Task item: Given the material below, return only the lines starting at the line with "Sp4: 0.0569" and ending at the line with "Sp9: 0.0163", exactly as they appear.

Source records:
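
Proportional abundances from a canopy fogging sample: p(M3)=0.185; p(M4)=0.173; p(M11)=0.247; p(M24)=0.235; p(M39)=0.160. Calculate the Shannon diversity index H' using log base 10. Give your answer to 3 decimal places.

Each pᵢ log₁₀ pᵢ term (working shown to 5 dp, full precision carried): 0.185×(-0.73283)=-0.13557, 0.173×(-0.76195)=-0.13182, 0.247×(-0.60730)=-0.15000, 0.235×(-0.62893)=-0.14780, 0.16×(-0.79588)=-0.12734.
Sum = -0.69253, so H' = 0.693.

0.693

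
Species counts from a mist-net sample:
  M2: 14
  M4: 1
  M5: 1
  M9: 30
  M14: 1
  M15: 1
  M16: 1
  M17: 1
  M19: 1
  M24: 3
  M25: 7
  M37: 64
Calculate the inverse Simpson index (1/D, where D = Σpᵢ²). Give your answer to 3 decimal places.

2.972

Total N = 14+1+1+30+1+1+1+1+1+3+7+64 = 125, so the proportions are 0.112, 0.008, 0.008, 0.24, 0.008, 0.008, 0.008, 0.008, 0.008, 0.024, 0.056, 0.512 (working shown to 6 dp, full precision carried).
D = 0.112² + 0.008² + 0.008² + 0.24² + 0.008² + 0.008² + 0.008² + 0.008² + 0.008² + 0.024² + 0.056² + 0.512² = 0.012544 + 0.000064 + 0.000064 + 0.057600 + 0.000064 + 0.000064 + 0.000064 + 0.000064 + 0.000064 + 0.000576 + 0.003136 + 0.262144 = 0.336448.
So 1/D = 2.97223, i.e. 2.972 to 3 decimal places.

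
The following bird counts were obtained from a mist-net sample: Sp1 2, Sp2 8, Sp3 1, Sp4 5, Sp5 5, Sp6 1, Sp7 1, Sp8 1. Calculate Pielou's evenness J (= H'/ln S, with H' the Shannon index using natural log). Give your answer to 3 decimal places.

Total N = 2+8+1+5+5+1+1+1 = 24, so the proportions are 0.08333, 0.33333, 0.04167, 0.20833, 0.20833, 0.04167, 0.04167, 0.04167 (working shown to 5 dp, full precision carried).
H' = −Σ pᵢ ln pᵢ = −((-0.20708) + (-0.36620) + (-0.13242) + (-0.32679) + (-0.32679) + (-0.13242) + (-0.13242) + (-0.13242)) = 1.75655.
With S = 8 species, ln S = 2.07944, so J = 1.75655/2.07944 = 0.84472, i.e. 0.845 to 3 decimal places.

0.845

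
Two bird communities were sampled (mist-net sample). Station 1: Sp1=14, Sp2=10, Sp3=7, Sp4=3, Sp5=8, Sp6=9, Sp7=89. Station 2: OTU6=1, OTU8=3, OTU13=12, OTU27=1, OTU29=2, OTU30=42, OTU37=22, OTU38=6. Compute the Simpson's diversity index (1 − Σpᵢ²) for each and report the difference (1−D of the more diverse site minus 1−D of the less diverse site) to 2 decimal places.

0.12

Station 1: N=140, proportions 0.1, 0.0714, 0.05, 0.0214, 0.0571, 0.0643, 0.6357, giving 1−D = 0.5704 (working shown to 4 dp, full precision carried).
Station 2: N=89, proportions 0.0112, 0.0337, 0.1348, 0.0112, 0.0225, 0.4719, 0.2472, 0.0674, giving 1−D = 0.6916.
Difference = |0.5704 − 0.6916| = 0.1212, i.e. 0.12 to 2 decimal places.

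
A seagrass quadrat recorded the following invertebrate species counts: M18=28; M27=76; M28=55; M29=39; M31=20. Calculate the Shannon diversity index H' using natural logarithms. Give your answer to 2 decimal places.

Total N = 28+76+55+39+20 = 218, so the proportions are 0.1284, 0.3486, 0.2523, 0.1789, 0.0917 (working shown to 4 dp, full precision carried).
Each pᵢ ln pᵢ term: 0.1284×(-2.0523)=-0.2636, 0.3486×(-1.0538)=-0.3674, 0.2523×(-1.3772)=-0.3474, 0.1789×(-1.7209)=-0.3079, 0.0917×(-2.3888)=-0.2192.
Sum = -1.5054, so H' = 1.51.

1.51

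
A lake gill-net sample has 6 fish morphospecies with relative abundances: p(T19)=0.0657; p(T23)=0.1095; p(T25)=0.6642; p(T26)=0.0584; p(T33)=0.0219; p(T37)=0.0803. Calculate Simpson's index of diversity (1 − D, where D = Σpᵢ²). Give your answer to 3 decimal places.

0.532

D = 0.0657² + 0.1095² + 0.6642² + 0.0584² + 0.0219² + 0.0803² = 0.00432 + 0.01199 + 0.44116 + 0.00341 + 0.00048 + 0.00645 = 0.46781 (working shown to 5 dp, full precision carried).
So 1 − D = 0.53219, i.e. 0.532 to 3 decimal places.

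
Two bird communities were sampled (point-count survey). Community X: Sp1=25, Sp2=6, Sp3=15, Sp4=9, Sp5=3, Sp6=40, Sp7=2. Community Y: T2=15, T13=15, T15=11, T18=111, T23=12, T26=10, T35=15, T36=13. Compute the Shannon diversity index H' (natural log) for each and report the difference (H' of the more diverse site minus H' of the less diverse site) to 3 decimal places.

Community X: N=100, proportions 0.25, 0.06, 0.15, 0.09, 0.03, 0.4, 0.02, giving H' = 1.56661 (working shown to 5 dp, full precision carried).
Community Y: N=202, proportions 0.07426, 0.07426, 0.05446, 0.5495, 0.05941, 0.0495, 0.07426, 0.06436, giving H' = 1.55982.
Difference = |1.56661 − 1.55982| = 0.00679, i.e. 0.007 to 3 decimal places.

0.007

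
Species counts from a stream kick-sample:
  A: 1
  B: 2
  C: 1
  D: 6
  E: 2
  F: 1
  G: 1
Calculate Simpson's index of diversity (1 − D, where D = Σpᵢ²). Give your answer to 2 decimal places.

Total N = 1+2+1+6+2+1+1 = 14, so the proportions are 0.0714, 0.1429, 0.0714, 0.4286, 0.1429, 0.0714, 0.0714 (working shown to 4 dp, full precision carried).
D = 0.0714² + 0.1429² + 0.0714² + 0.4286² + 0.1429² + 0.0714² + 0.0714² = 0.0051 + 0.0204 + 0.0051 + 0.1837 + 0.0204 + 0.0051 + 0.0051 = 0.2449.
So 1 − D = 0.7551, i.e. 0.76 to 2 decimal places.

0.76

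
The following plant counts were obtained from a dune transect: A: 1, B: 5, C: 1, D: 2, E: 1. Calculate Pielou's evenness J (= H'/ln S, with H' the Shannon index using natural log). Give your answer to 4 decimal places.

0.8445

Total N = 1+5+1+2+1 = 10, so the proportions are 0.1, 0.5, 0.1, 0.2, 0.1 (working shown to 6 dp, full precision carried).
H' = −Σ pᵢ ln pᵢ = −((-0.230259) + (-0.346574) + (-0.230259) + (-0.321888) + (-0.230259)) = 1.359237.
With S = 5 species, ln S = 1.609438, so J = 1.359237/1.609438 = 0.844541, i.e. 0.8445 to 4 decimal places.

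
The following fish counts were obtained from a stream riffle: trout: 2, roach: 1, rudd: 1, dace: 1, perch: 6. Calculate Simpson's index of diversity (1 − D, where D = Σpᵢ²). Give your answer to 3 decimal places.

Total N = 2+1+1+1+6 = 11, so the proportions are 0.18182, 0.09091, 0.09091, 0.09091, 0.54545 (working shown to 5 dp, full precision carried).
D = 0.18182² + 0.09091² + 0.09091² + 0.09091² + 0.54545² = 0.03306 + 0.00826 + 0.00826 + 0.00826 + 0.29752 = 0.35537.
So 1 − D = 0.64463, i.e. 0.645 to 3 decimal places.

0.645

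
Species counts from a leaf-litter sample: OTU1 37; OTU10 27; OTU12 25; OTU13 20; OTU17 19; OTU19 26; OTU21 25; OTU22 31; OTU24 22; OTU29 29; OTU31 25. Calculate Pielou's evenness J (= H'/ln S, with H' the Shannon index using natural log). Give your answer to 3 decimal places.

Total N = 37+27+25+20+19+26+25+31+22+29+25 = 286, so the proportions are 0.12937, 0.09441, 0.08741, 0.06993, 0.06643, 0.09091, 0.08741, 0.10839, 0.07692, 0.1014, 0.08741 (working shown to 5 dp, full precision carried).
H' = −Σ pᵢ ln pᵢ = −((-0.26457) + (-0.22281) + (-0.21303) + (-0.18603) + (-0.18014) + (-0.21799) + (-0.21303) + (-0.24085) + (-0.19730) + (-0.23207) + (-0.21303)) = 2.38087.
With S = 11 species, ln S = 2.39790, so J = 2.38087/2.39790 = 0.99290, i.e. 0.993 to 3 decimal places.

0.993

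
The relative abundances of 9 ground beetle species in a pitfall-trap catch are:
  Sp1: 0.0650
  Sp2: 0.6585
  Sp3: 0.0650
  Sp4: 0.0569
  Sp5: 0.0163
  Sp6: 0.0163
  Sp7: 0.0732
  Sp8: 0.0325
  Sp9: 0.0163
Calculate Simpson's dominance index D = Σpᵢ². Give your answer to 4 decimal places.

D = 0.065² + 0.6585² + 0.065² + 0.0569² + 0.0163² + 0.0163² + 0.0732² + 0.0325² + 0.0163² = 0.004225 + 0.433622 + 0.004225 + 0.003238 + 0.000266 + 0.000266 + 0.005358 + 0.001056 + 0.000266 = 0.452521 (working shown to 6 dp, full precision carried).
To 4 decimal places, D = 0.4525.

0.4525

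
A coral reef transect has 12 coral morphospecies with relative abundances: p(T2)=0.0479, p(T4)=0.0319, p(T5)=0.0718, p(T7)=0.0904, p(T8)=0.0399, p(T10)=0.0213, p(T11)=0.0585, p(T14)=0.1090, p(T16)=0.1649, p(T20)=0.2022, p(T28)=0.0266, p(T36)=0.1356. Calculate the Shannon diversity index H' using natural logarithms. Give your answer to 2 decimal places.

2.27

Each pᵢ ln pᵢ term (working shown to 4 dp, full precision carried): 0.0479×(-3.0386)=-0.1456, 0.0319×(-3.4451)=-0.1099, 0.0718×(-2.6339)=-0.1891, 0.0904×(-2.4035)=-0.2173, 0.0399×(-3.2214)=-0.1285, 0.0213×(-3.8490)=-0.0820, 0.0585×(-2.8387)=-0.1661, 0.109×(-2.2164)=-0.2416, 0.1649×(-1.8024)=-0.2972, 0.2022×(-1.5985)=-0.3232, 0.0266×(-3.6268)=-0.0965, 0.1356×(-1.9980)=-0.2709.
Sum = -2.2679, so H' = 2.27.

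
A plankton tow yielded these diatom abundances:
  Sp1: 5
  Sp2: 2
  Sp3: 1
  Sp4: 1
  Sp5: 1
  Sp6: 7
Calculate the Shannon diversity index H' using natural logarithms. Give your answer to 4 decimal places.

1.4770

Total N = 5+2+1+1+1+7 = 17, so the proportions are 0.294118, 0.117647, 0.058824, 0.058824, 0.058824, 0.411765 (working shown to 6 dp, full precision carried).
Each pᵢ ln pᵢ term: 0.294118×(-1.223775)=-0.359934, 0.117647×(-2.140066)=-0.251772, 0.058824×(-2.833213)=-0.166660, 0.058824×(-2.833213)=-0.166660, 0.058824×(-2.833213)=-0.166660, 0.411765×(-0.887303)=-0.365360.
Sum = -1.477045, so H' = 1.4770.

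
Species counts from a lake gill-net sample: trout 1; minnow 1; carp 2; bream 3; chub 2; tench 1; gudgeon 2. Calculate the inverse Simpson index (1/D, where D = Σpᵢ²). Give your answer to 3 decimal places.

6.000

Total N = 1+1+2+3+2+1+2 = 12, so the proportions are 0.0833333, 0.0833333, 0.1666667, 0.25, 0.1666667, 0.0833333, 0.1666667 (working shown to 7 dp, full precision carried).
D = 0.0833333² + 0.0833333² + 0.1666667² + 0.25² + 0.1666667² + 0.0833333² + 0.1666667² = 0.0069444 + 0.0069444 + 0.0277778 + 0.0625000 + 0.0277778 + 0.0069444 + 0.0277778 = 0.1666667.
So 1/D = 6.00000, i.e. 6.000 to 3 decimal places.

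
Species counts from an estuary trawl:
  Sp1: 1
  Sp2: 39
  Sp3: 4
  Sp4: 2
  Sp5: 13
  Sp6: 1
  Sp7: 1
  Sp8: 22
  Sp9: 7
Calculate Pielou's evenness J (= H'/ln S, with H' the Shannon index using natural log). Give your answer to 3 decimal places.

Total N = 1+39+4+2+13+1+1+22+7 = 90, so the proportions are 0.01111, 0.43333, 0.04444, 0.02222, 0.14444, 0.01111, 0.01111, 0.24444, 0.07778 (working shown to 5 dp, full precision carried).
H' = −Σ pᵢ ln pᵢ = −((-0.05000) + (-0.36237) + (-0.13838) + (-0.08459) + (-0.27948) + (-0.05000) + (-0.05000) + (-0.34437) + (-0.19864)) = 1.55782.
With S = 9 species, ln S = 2.19722, so J = 1.55782/2.19722 = 0.70899, i.e. 0.709 to 3 decimal places.

0.709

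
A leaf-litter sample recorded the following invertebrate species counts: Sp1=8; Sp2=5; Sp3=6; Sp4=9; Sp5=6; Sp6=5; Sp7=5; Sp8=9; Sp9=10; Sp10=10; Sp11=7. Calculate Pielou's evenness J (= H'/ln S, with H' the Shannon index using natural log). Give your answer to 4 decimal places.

0.9856

Total N = 8+5+6+9+6+5+5+9+10+10+7 = 80, so the proportions are 0.1, 0.0625, 0.075, 0.1125, 0.075, 0.0625, 0.0625, 0.1125, 0.125, 0.125, 0.0875 (working shown to 6 dp, full precision carried).
H' = −Σ pᵢ ln pᵢ = −((-0.230259) + (-0.173287) + (-0.194270) + (-0.245790) + (-0.194270) + (-0.173287) + (-0.173287) + (-0.245790) + (-0.259930) + (-0.259930) + (-0.213160)) = 2.363260.
With S = 11 species, ln S = 2.397895, so J = 2.363260/2.397895 = 0.985556, i.e. 0.9856 to 4 decimal places.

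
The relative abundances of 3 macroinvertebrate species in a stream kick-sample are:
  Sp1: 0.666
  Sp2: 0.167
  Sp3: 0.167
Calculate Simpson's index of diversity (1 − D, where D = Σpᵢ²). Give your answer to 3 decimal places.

0.501

D = 0.666² + 0.167² + 0.167² = 0.44356 + 0.02789 + 0.02789 = 0.49933 (working shown to 5 dp, full precision carried).
So 1 − D = 0.50067, i.e. 0.501 to 3 decimal places.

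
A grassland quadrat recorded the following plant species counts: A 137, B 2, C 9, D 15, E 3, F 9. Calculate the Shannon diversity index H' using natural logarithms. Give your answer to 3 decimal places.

Total N = 137+2+9+15+3+9 = 175, so the proportions are 0.78286, 0.01143, 0.05143, 0.08571, 0.01714, 0.05143 (working shown to 5 dp, full precision carried).
Each pᵢ ln pᵢ term: 0.78286×(-0.24481)=-0.19165, 0.01143×(-4.47164)=-0.05110, 0.05143×(-2.96756)=-0.15262, 0.08571×(-2.45674)=-0.21058, 0.01714×(-4.06617)=-0.06971, 0.05143×(-2.96756)=-0.15262.
Sum = -0.82827, so H' = 0.828.

0.828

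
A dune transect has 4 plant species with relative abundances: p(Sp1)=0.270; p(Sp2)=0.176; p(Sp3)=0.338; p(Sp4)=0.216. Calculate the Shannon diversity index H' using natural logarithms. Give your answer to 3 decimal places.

Each pᵢ ln pᵢ term (working shown to 5 dp, full precision carried): 0.27×(-1.30933)=-0.35352, 0.176×(-1.73727)=-0.30576, 0.338×(-1.08471)=-0.36663, 0.216×(-1.53248)=-0.33102.
Sum = -1.35693, so H' = 1.357.

1.357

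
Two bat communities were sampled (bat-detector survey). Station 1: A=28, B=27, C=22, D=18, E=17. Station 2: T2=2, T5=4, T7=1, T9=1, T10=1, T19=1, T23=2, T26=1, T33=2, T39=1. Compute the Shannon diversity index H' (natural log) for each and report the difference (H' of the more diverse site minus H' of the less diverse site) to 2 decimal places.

Station 1: N=112, proportions 0.25, 0.2411, 0.1964, 0.1607, 0.1518, giving H' = 1.5892 (working shown to 4 dp, full precision carried).
Station 2: N=16, proportions 0.125, 0.25, 0.0625, 0.0625, 0.0625, 0.0625, 0.125, 0.0625, 0.125, 0.0625, giving H' = 2.1661.
Difference = |1.5892 − 2.1661| = 0.5769, i.e. 0.58 to 2 decimal places.

0.58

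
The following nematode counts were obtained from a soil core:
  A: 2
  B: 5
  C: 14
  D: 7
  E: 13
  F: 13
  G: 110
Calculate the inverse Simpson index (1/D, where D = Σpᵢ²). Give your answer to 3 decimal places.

Total N = 2+5+14+7+13+13+110 = 164, so the proportions are 0.012195, 0.030488, 0.085366, 0.042683, 0.079268, 0.079268, 0.670732 (working shown to 6 dp, full precision carried).
D = 0.012195² + 0.030488² + 0.085366² + 0.042683² + 0.079268² + 0.079268² + 0.670732² = 0.000149 + 0.000930 + 0.007287 + 0.001822 + 0.006283 + 0.006283 + 0.449881 = 0.472635.
So 1/D = 2.11580, i.e. 2.116 to 3 decimal places.

2.116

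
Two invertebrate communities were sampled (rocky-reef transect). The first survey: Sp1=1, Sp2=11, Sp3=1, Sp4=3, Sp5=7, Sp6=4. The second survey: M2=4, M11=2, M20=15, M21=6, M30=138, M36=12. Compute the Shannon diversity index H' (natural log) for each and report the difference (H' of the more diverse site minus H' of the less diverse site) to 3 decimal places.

The first survey: N=27, proportions 0.03704, 0.40741, 0.03704, 0.11111, 0.25926, 0.14815, giving H' = 1.48698 (working shown to 5 dp, full precision carried).
The second survey: N=177, proportions 0.0226, 0.0113, 0.08475, 0.0339, 0.77966, 0.0678, giving H' = 0.83670.
Difference = |1.48698 − 0.83670| = 0.65028, i.e. 0.650 to 3 decimal places.

0.650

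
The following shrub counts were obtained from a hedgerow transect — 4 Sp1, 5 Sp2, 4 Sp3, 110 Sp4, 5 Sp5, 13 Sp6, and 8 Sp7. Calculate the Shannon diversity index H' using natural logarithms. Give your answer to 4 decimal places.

Total N = 4+5+4+110+5+13+8 = 149, so the proportions are 0.026846, 0.033557, 0.026846, 0.738255, 0.033557, 0.087248, 0.053691 (working shown to 6 dp, full precision carried).
Each pᵢ ln pᵢ term: 0.026846×(-3.617652)=-0.097118, 0.033557×(-3.394508)=-0.113910, 0.026846×(-3.617652)=-0.097118, 0.738255×(-0.303466)=-0.224035, 0.033557×(-3.394508)=-0.113910, 0.087248×(-2.438997)=-0.212798, 0.053691×(-2.924505)=-0.157020.
Sum = -1.015910, so H' = 1.0159.

1.0159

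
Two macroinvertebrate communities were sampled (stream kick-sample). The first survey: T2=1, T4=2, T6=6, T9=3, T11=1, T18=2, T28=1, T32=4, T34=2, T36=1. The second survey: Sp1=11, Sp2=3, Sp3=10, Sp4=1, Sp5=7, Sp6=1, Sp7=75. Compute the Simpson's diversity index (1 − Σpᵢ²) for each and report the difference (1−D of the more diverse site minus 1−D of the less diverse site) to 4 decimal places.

The first survey: N=23, proportions 0.04347826, 0.08695652, 0.26086957, 0.13043478, 0.04347826, 0.08695652, 0.04347826, 0.17391304, 0.08695652, 0.04347826, giving 1−D = 0.85444234 (working shown to 8 dp, full precision carried).
The second survey: N=108, proportions 0.10185185, 0.02777778, 0.09259259, 0.00925926, 0.06481481, 0.00925926, 0.69444444, giving 1−D = 0.49365569.
Difference = |0.85444234 − 0.49365569| = 0.36078665, i.e. 0.3608 to 4 decimal places.

0.3608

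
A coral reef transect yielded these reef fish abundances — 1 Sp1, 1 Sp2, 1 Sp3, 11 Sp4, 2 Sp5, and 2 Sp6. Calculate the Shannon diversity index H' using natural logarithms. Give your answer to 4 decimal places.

Total N = 1+1+1+11+2+2 = 18, so the proportions are 0.055556, 0.055556, 0.055556, 0.611111, 0.111111, 0.111111 (working shown to 6 dp, full precision carried).
Each pᵢ ln pᵢ term: 0.055556×(-2.890372)=-0.160576, 0.055556×(-2.890372)=-0.160576, 0.055556×(-2.890372)=-0.160576, 0.611111×(-0.492476)=-0.300958, 0.111111×(-2.197225)=-0.244136, 0.111111×(-2.197225)=-0.244136.
Sum = -1.270959, so H' = 1.2710.

1.2710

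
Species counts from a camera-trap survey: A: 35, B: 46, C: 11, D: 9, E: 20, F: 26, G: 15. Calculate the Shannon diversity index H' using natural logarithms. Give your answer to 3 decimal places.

1.804

Total N = 35+46+11+9+20+26+15 = 162, so the proportions are 0.21605, 0.28395, 0.0679, 0.05556, 0.12346, 0.16049, 0.09259 (working shown to 5 dp, full precision carried).
Each pᵢ ln pᵢ term: 0.21605×(-1.53225)=-0.33104, 0.28395×(-1.25895)=-0.35748, 0.0679×(-2.68970)=-0.18263, 0.05556×(-2.89037)=-0.16058, 0.12346×(-2.09186)=-0.25825, 0.16049×(-1.82950)=-0.29362, 0.09259×(-2.37955)=-0.22033.
Sum = -1.80394, so H' = 1.804.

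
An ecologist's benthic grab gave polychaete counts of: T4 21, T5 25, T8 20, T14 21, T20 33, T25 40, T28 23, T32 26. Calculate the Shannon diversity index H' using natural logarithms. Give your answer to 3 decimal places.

Total N = 21+25+20+21+33+40+23+26 = 209, so the proportions are 0.10048, 0.11962, 0.09569, 0.10048, 0.15789, 0.19139, 0.11005, 0.1244 (working shown to 5 dp, full precision carried).
Each pᵢ ln pᵢ term: 0.10048×(-2.29781)=-0.23088, 0.11962×(-2.12346)=-0.25400, 0.09569×(-2.34660)=-0.22456, 0.10048×(-2.29781)=-0.23088, 0.15789×(-1.84583)=-0.29145, 0.19139×(-1.65345)=-0.31645, 0.11005×(-2.20684)=-0.24286, 0.1244×(-2.08424)=-0.25928.
Sum = -2.05036, so H' = 2.050.

2.050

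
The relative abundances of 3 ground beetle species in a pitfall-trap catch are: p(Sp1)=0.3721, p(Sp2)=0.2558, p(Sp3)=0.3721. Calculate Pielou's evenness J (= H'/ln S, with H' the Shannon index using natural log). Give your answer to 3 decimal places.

H' = −Σ pᵢ ln pᵢ = −((-0.36786) + (-0.34875) + (-0.36786)) = 1.08446 (working shown to 5 dp, full precision carried).
With S = 3 species, ln S = 1.09861, so J = 1.08446/1.09861 = 0.98712, i.e. 0.987 to 3 decimal places.

0.987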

Answer box:
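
  Sp4: 0.0569
  Sp5: 0.0163
  Sp6: 0.0163
  Sp7: 0.0732
  Sp8: 0.0325
  Sp9: 0.0163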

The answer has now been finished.